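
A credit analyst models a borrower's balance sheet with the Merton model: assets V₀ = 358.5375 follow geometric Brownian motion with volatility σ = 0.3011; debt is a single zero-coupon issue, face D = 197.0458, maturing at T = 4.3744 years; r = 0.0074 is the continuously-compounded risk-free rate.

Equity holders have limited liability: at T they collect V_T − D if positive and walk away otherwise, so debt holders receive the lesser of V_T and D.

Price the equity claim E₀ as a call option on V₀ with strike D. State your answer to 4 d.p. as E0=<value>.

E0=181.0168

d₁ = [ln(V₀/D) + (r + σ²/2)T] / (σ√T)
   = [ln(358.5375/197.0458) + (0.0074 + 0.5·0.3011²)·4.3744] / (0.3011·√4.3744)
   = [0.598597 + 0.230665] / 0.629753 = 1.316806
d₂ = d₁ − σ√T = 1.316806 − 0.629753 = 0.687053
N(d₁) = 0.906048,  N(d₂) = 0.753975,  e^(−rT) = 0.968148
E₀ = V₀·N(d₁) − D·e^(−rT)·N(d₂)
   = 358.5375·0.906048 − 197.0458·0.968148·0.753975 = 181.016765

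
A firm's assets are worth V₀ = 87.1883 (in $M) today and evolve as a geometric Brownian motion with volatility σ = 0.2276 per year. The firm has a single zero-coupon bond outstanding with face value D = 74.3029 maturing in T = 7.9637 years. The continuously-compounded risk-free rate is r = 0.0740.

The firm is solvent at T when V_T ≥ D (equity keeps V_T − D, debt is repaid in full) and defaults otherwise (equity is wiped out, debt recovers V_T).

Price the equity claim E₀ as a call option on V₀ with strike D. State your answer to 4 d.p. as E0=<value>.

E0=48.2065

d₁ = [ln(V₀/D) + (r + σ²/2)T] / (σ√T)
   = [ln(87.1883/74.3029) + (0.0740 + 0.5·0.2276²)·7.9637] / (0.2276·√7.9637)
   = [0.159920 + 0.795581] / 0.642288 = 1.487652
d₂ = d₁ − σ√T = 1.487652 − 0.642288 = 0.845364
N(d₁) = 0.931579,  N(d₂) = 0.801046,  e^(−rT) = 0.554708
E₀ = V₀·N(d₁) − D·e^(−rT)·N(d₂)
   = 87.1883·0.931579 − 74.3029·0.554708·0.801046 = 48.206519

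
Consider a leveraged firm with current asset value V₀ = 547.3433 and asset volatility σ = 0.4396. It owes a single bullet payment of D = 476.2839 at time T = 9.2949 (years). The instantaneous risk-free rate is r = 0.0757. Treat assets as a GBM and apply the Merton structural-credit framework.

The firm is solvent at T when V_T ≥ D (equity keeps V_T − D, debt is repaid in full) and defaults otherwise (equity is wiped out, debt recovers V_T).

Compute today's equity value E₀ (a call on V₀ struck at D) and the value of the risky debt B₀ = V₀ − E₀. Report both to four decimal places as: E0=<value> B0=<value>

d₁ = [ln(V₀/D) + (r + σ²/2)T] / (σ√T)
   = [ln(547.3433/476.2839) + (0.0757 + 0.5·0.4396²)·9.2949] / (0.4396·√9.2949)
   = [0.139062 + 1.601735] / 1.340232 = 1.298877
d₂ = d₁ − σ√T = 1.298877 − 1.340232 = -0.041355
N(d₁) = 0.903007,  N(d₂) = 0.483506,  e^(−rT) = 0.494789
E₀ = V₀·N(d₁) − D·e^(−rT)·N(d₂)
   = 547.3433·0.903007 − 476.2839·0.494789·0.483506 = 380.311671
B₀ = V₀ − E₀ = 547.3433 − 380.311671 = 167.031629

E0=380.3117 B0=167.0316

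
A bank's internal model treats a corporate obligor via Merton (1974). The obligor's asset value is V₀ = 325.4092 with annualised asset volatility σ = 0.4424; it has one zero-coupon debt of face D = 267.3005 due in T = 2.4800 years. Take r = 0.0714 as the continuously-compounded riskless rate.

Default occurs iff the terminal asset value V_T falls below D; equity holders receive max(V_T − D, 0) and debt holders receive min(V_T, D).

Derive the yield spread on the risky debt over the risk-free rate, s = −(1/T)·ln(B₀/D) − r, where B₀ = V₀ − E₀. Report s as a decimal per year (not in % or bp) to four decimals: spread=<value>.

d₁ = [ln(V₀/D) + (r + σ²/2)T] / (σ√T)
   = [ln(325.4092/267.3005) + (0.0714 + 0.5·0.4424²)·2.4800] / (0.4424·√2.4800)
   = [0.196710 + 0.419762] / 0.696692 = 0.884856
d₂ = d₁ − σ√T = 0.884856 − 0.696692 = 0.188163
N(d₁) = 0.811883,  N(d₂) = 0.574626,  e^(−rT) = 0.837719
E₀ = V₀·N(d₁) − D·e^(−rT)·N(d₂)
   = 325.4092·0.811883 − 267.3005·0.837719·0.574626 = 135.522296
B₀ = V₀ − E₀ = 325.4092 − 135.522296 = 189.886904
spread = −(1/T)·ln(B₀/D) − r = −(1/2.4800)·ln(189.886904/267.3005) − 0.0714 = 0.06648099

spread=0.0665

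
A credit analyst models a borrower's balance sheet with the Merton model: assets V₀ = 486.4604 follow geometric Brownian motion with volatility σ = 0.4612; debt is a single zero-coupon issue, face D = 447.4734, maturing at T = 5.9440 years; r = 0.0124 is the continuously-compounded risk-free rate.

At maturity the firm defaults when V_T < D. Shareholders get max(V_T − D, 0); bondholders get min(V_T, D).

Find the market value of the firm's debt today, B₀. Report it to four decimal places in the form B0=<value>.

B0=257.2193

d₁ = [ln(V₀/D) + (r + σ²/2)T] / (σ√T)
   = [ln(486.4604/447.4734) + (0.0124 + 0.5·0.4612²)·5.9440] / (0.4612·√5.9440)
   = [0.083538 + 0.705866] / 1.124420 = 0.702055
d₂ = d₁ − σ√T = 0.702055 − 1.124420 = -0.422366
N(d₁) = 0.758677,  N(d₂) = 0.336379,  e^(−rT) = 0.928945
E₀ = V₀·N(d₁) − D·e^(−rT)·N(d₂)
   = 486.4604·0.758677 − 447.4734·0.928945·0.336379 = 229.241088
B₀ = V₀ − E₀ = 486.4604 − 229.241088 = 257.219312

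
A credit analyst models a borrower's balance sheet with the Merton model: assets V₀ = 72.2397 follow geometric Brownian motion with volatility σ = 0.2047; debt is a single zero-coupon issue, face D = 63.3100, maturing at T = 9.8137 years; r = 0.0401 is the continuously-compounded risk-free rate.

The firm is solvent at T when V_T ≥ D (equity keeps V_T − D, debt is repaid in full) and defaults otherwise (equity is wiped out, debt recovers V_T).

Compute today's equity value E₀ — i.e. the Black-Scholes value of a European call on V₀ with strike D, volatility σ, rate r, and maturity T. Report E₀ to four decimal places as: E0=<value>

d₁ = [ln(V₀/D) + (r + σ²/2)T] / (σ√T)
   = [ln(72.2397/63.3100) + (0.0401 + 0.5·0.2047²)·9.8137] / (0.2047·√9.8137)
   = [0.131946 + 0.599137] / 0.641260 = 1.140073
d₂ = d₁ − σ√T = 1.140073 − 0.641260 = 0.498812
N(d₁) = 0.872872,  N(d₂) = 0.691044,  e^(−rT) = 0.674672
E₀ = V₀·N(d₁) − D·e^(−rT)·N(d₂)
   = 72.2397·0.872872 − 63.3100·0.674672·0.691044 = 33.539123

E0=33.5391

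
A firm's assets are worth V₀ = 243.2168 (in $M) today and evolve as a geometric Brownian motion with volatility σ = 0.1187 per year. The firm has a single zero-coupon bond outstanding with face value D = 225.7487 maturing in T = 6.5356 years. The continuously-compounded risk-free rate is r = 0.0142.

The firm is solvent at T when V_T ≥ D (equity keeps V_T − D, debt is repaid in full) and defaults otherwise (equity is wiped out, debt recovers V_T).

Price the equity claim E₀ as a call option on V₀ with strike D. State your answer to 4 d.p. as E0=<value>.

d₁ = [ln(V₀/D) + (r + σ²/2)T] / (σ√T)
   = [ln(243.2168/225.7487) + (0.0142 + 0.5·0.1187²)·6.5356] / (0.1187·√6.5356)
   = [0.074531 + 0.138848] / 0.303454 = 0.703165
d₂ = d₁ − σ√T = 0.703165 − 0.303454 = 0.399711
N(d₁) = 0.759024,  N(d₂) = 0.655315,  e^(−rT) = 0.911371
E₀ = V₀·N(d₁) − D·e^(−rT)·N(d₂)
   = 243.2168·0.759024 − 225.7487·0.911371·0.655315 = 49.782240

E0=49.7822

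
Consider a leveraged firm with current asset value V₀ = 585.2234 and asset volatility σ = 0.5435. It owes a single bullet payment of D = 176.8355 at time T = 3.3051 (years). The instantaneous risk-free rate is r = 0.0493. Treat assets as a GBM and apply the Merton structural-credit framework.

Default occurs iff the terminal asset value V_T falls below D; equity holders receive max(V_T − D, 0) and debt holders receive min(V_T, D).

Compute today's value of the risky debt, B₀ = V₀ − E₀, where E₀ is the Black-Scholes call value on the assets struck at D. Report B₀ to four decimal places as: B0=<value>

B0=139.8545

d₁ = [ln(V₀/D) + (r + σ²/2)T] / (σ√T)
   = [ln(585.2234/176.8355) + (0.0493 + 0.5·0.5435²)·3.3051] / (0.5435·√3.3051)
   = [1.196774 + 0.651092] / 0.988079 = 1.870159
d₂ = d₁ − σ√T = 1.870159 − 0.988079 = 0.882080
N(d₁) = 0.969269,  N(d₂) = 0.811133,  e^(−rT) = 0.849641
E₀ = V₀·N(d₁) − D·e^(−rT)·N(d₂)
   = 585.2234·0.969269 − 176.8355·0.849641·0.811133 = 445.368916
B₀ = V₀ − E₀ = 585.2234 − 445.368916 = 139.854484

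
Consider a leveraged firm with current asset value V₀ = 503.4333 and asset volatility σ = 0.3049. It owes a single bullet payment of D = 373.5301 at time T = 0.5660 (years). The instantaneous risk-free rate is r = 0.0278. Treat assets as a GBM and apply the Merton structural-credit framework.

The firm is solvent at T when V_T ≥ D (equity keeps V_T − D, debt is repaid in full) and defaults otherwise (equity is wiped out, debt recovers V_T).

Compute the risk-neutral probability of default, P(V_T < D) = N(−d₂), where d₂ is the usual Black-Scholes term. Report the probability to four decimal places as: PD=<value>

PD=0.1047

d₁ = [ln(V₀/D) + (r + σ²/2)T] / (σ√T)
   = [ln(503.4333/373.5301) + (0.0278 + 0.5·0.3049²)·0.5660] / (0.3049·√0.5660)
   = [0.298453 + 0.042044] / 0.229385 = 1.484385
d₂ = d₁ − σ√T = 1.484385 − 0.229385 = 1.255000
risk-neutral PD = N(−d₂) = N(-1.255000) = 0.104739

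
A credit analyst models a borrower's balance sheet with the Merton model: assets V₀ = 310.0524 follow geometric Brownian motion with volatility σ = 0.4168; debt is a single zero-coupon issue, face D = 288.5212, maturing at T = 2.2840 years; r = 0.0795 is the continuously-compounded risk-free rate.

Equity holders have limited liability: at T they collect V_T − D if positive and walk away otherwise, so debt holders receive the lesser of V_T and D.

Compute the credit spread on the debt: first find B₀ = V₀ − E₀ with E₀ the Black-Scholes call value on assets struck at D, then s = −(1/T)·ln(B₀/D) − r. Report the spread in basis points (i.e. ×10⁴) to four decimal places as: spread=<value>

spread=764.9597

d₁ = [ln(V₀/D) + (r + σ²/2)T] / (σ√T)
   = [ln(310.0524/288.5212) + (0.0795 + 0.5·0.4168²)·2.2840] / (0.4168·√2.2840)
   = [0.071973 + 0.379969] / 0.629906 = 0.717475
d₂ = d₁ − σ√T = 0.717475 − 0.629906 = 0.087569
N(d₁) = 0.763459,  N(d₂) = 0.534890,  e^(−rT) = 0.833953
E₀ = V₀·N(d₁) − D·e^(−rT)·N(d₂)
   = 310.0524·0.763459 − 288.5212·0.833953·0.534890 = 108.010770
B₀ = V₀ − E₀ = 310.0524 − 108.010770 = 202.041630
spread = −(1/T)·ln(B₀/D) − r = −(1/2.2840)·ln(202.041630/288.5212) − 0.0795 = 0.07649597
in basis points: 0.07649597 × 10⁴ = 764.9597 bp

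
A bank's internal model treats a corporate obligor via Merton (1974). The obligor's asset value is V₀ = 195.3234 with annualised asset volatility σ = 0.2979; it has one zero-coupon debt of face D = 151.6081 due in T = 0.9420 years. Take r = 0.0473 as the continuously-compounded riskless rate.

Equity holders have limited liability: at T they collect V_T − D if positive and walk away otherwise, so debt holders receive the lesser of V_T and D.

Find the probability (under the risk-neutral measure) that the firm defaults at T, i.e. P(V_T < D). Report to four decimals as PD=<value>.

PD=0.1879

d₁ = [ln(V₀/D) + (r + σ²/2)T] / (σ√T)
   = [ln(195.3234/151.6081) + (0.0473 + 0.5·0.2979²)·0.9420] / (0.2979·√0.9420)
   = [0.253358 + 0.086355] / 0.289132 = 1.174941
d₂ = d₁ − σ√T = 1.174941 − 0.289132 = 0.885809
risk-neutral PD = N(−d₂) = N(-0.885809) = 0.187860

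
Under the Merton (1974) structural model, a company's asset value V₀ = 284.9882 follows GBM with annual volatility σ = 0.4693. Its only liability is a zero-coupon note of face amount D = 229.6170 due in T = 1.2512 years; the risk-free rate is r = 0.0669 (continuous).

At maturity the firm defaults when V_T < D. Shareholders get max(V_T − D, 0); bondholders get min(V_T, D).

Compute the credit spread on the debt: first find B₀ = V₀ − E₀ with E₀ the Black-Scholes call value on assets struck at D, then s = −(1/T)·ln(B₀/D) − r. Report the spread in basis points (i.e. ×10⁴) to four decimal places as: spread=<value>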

=====

*TASK DESCRIPTION*: Your reply should be an exact copy of every line from the line with "Under the Merton" through the final line of the data, and nothing more.

*REPLY TO THE TASK*:
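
Under the Merton (1974) structural model, a company's asset value V₀ = 284.9882 follows GBM with annual volatility σ = 0.4693. Its only liability is a zero-coupon note of face amount D = 229.6170 due in T = 1.2512 years; the risk-free rate is r = 0.0669 (continuous).

At maturity the firm defaults when V_T < D. Shareholders get max(V_T − D, 0); bondholders get min(V_T, D).

Compute the credit spread on the debt: first find B₀ = V₀ − E₀ with E₀ the Black-Scholes call value on assets struck at D, then s = −(1/T)·ln(B₀/D) − r. Report the spread in basis points (i.e. ×10⁴) to four decimal places as: spread=<value>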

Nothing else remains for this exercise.